INPUT DATA section start
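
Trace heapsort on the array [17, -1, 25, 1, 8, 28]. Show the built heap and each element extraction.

Build heap: [28, 8, 25, 1, -1, 17]
Extract 28: [25, 8, 17, 1, -1, 28]
Extract 25: [17, 8, -1, 1, 25, 28]
Extract 17: [8, 1, -1, 17, 25, 28]
Extract 8: [1, -1, 8, 17, 25, 28]
Extract 1: [-1, 1, 8, 17, 25, 28]


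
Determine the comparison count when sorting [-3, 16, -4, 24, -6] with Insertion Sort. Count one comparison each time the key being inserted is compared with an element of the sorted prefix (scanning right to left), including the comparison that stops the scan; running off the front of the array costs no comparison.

Insert 16: -3 <= 16 (stop) = 1 comparison(s) -> [-3, 16, -4, 24, -6]
Insert -4: 16 > -4 (shift), -3 > -4 (shift), reached front = 2 comparison(s) -> [-4, -3, 16, 24, -6]
Insert 24: 16 <= 24 (stop) = 1 comparison(s) -> [-4, -3, 16, 24, -6]
Insert -6: 24 > -6 (shift), 16 > -6 (shift), -3 > -6 (shift), -4 > -6 (shift), reached front = 4 comparison(s) -> [-6, -4, -3, 16, 24]
Total comparisons: 1 + 2 + 1 + 4 = 8


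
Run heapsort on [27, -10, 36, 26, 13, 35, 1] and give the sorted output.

Build heap: [36, 26, 35, -10, 13, 27, 1]
Extract 36: [35, 26, 27, -10, 13, 1, 36]
Extract 35: [27, 26, 1, -10, 13, 35, 36]
Extract 27: [26, 13, 1, -10, 27, 35, 36]
Extract 26: [13, -10, 1, 26, 27, 35, 36]
Extract 13: [1, -10, 13, 26, 27, 35, 36]
Extract 1: [-10, 1, 13, 26, 27, 35, 36]


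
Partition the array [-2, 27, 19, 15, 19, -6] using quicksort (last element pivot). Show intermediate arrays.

Partition 1: pivot=-6 at index 0 -> [-6, 27, 19, 15, 19, -2]
Partition 2: pivot=-2 at index 1 -> [-6, -2, 19, 15, 19, 27]
Partition 3: pivot=27 at index 5 -> [-6, -2, 19, 15, 19, 27]
Partition 4: pivot=19 at index 4 -> [-6, -2, 19, 15, 19, 27]
Partition 5: pivot=15 at index 2 -> [-6, -2, 15, 19, 19, 27]


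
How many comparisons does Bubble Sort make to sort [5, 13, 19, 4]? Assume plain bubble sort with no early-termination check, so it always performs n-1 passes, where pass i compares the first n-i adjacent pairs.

Pass 1: compare adjacent pairs (0,1)..(2,3) = 3 comparison(s), 1 swap(s) -> [5, 13, 4, 19]
Pass 2: compare adjacent pairs (0,1)..(1,2) = 2 comparison(s), 1 swap(s) -> [5, 4, 13, 19]
Pass 3: compare adjacent pairs (0,1)..(0,1) = 1 comparison(s), 1 swap(s) -> [4, 5, 13, 19]
Total comparisons: 3 + 2 + 1 = 6


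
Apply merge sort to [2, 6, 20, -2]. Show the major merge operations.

Divide and conquer:
  Merge [2] + [6] -> [2, 6]
  Merge [20] + [-2] -> [-2, 20]
  Merge [2, 6] + [-2, 20] -> [-2, 2, 6, 20]


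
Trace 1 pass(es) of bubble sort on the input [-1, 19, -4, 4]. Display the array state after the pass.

After pass 1: [-1, -4, 4, 19] (2 swaps)
Total swaps: 2


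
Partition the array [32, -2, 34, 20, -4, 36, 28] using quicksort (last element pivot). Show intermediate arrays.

Partition 1: pivot=28 at index 3 -> [-2, 20, -4, 28, 34, 36, 32]
Partition 2: pivot=-4 at index 0 -> [-4, 20, -2, 28, 34, 36, 32]
Partition 3: pivot=-2 at index 1 -> [-4, -2, 20, 28, 34, 36, 32]
Partition 4: pivot=32 at index 4 -> [-4, -2, 20, 28, 32, 36, 34]
Partition 5: pivot=34 at index 5 -> [-4, -2, 20, 28, 32, 34, 36]


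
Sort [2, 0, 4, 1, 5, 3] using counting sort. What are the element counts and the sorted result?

Count array: [1, 1, 1, 1, 1, 1]
(count[i] = number of elements equal to i)
Cumulative count: [1, 2, 3, 4, 5, 6]
Sorted: [0, 1, 2, 3, 4, 5]


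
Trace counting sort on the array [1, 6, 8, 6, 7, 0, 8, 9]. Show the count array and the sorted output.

Count array: [1, 1, 0, 0, 0, 0, 2, 1, 2, 1]
(count[i] = number of elements equal to i)
Cumulative count: [1, 2, 2, 2, 2, 2, 4, 5, 7, 8]
Sorted: [0, 1, 6, 6, 7, 8, 8, 9]


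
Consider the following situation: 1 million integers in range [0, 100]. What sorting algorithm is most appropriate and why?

Best choice: Counting sort
Reason: O(n + k) where k=100 is small; linear time beats O(n log n)


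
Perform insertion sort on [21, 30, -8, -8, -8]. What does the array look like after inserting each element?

First element 21 is already 'sorted'
Insert 30: shifted 0 elements -> [21, 30, -8, -8, -8]
Insert -8: shifted 2 elements -> [-8, 21, 30, -8, -8]
Insert -8: shifted 2 elements -> [-8, -8, 21, 30, -8]
Insert -8: shifted 2 elements -> [-8, -8, -8, 21, 30]


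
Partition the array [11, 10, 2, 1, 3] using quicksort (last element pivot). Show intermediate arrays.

Partition 1: pivot=3 at index 2 -> [2, 1, 3, 10, 11]
Partition 2: pivot=1 at index 0 -> [1, 2, 3, 10, 11]
Partition 3: pivot=11 at index 4 -> [1, 2, 3, 10, 11]


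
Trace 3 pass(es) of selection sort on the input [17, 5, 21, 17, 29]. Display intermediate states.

Pass 1: Select minimum 5 at index 1, swap -> [5, 17, 21, 17, 29]
Pass 2: Select minimum 17 at index 1, swap -> [5, 17, 21, 17, 29]
Pass 3: Select minimum 17 at index 3, swap -> [5, 17, 17, 21, 29]


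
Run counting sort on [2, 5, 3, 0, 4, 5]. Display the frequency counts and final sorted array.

Count array: [1, 0, 1, 1, 1, 2]
(count[i] = number of elements equal to i)
Cumulative count: [1, 1, 2, 3, 4, 6]
Sorted: [0, 2, 3, 4, 5, 5]


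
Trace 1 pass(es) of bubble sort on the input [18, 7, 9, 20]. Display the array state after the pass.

After pass 1: [7, 9, 18, 20] (2 swaps)
Total swaps: 2


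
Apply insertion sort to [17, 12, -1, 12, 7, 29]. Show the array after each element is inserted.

First element 17 is already 'sorted'
Insert 12: shifted 1 elements -> [12, 17, -1, 12, 7, 29]
Insert -1: shifted 2 elements -> [-1, 12, 17, 12, 7, 29]
Insert 12: shifted 1 elements -> [-1, 12, 12, 17, 7, 29]
Insert 7: shifted 3 elements -> [-1, 7, 12, 12, 17, 29]
Insert 29: shifted 0 elements -> [-1, 7, 12, 12, 17, 29]


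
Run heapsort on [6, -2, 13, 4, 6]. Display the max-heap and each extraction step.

Build heap: [13, 6, 6, 4, -2]
Extract 13: [6, 4, 6, -2, 13]
Extract 6: [6, 4, -2, 6, 13]
Extract 6: [4, -2, 6, 6, 13]
Extract 4: [-2, 4, 6, 6, 13]


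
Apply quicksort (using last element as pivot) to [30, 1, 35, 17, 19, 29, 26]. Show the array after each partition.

Partition 1: pivot=26 at index 3 -> [1, 17, 19, 26, 35, 29, 30]
Partition 2: pivot=19 at index 2 -> [1, 17, 19, 26, 35, 29, 30]
Partition 3: pivot=17 at index 1 -> [1, 17, 19, 26, 35, 29, 30]
Partition 4: pivot=30 at index 5 -> [1, 17, 19, 26, 29, 30, 35]


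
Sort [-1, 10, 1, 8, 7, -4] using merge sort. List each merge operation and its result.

Divide and conquer:
  Merge [10] + [1] -> [1, 10]
  Merge [-1] + [1, 10] -> [-1, 1, 10]
  Merge [7] + [-4] -> [-4, 7]
  Merge [8] + [-4, 7] -> [-4, 7, 8]
  Merge [-1, 1, 10] + [-4, 7, 8] -> [-4, -1, 1, 7, 8, 10]


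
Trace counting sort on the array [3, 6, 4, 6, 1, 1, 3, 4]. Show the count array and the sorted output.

Count array: [0, 2, 0, 2, 2, 0, 2]
(count[i] = number of elements equal to i)
Cumulative count: [0, 2, 2, 4, 6, 6, 8]
Sorted: [1, 1, 3, 3, 4, 4, 6, 6]


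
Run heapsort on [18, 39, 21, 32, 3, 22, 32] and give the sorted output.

Build heap: [39, 32, 32, 18, 3, 22, 21]
Extract 39: [32, 21, 32, 18, 3, 22, 39]
Extract 32: [32, 21, 22, 18, 3, 32, 39]
Extract 32: [22, 21, 3, 18, 32, 32, 39]
Extract 22: [21, 18, 3, 22, 32, 32, 39]
Extract 21: [18, 3, 21, 22, 32, 32, 39]
Extract 18: [3, 18, 21, 22, 32, 32, 39]


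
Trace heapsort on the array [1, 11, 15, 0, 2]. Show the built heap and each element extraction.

Build heap: [15, 11, 1, 0, 2]
Extract 15: [11, 2, 1, 0, 15]
Extract 11: [2, 0, 1, 11, 15]
Extract 2: [1, 0, 2, 11, 15]
Extract 1: [0, 1, 2, 11, 15]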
INPUT DATA section end
- WHAT TO DO: At the line containing "Trace heapsort on the array [1, 11, 15, 0, 2].", start copying. Continue exactly through the final line of the entries above and stop there.

- SOLUTION TO THE EXERCISE:
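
Trace heapsort on the array [1, 11, 15, 0, 2]. Show the built heap and each element extraction.

Build heap: [15, 11, 1, 0, 2]
Extract 15: [11, 2, 1, 0, 15]
Extract 11: [2, 0, 1, 11, 15]
Extract 2: [1, 0, 2, 11, 15]
Extract 1: [0, 1, 2, 11, 15]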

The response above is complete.